(Data excerpts)
━━━━━━━━━━━━━━━━━━━━
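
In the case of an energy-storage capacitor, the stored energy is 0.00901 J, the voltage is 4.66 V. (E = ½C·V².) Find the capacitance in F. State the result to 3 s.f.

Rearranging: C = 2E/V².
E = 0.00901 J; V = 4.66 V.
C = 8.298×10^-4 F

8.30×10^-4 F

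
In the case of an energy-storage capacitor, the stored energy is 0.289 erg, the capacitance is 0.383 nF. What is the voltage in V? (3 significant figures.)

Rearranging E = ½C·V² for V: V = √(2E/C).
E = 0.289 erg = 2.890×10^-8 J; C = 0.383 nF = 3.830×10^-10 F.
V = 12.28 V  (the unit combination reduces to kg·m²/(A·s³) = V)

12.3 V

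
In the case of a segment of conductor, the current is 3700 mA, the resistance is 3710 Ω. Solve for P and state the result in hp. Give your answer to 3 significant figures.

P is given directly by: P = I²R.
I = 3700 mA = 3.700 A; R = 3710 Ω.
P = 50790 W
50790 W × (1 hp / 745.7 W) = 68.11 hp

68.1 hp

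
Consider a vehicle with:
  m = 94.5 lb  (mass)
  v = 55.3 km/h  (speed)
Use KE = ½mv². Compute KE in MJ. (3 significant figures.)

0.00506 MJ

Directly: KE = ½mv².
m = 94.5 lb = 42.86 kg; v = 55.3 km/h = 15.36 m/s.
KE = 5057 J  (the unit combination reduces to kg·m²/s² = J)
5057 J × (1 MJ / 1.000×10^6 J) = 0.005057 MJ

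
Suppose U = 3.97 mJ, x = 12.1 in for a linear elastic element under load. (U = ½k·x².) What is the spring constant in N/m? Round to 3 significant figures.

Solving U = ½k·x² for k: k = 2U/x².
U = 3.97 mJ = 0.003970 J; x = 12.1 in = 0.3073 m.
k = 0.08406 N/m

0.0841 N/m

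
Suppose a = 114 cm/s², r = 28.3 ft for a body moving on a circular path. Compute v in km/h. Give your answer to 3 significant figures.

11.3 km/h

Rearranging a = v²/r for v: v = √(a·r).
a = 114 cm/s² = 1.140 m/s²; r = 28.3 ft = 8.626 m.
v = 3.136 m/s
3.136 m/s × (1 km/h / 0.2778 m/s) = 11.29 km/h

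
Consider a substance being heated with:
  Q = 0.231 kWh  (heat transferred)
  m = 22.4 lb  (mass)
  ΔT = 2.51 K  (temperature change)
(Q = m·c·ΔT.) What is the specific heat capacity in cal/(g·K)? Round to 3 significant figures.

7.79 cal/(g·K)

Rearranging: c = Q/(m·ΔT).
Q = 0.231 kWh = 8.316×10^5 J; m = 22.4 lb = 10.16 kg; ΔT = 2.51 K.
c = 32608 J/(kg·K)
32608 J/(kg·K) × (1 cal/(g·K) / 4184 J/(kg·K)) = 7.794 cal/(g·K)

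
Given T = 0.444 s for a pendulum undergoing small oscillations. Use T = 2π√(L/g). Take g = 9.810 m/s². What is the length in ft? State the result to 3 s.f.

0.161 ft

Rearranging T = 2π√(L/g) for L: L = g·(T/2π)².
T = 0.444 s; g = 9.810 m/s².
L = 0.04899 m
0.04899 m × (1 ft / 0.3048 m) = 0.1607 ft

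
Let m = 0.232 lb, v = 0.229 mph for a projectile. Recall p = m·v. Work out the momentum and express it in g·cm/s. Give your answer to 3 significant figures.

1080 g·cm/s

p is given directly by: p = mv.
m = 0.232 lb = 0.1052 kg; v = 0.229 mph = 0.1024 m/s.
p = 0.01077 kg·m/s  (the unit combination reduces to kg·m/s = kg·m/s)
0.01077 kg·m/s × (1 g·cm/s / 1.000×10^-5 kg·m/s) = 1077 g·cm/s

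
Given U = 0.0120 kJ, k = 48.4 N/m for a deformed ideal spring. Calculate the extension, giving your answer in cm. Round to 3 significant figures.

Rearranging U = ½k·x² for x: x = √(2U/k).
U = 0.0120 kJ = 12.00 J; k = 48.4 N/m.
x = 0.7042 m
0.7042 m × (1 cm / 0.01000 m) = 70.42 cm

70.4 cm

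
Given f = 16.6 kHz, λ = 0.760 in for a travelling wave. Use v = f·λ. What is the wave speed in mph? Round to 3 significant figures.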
━━━━━━━━━━━━━━━━━━━━
Write out each line above containing "with".

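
Consider a vehicle with:
Consider a substance being heated with: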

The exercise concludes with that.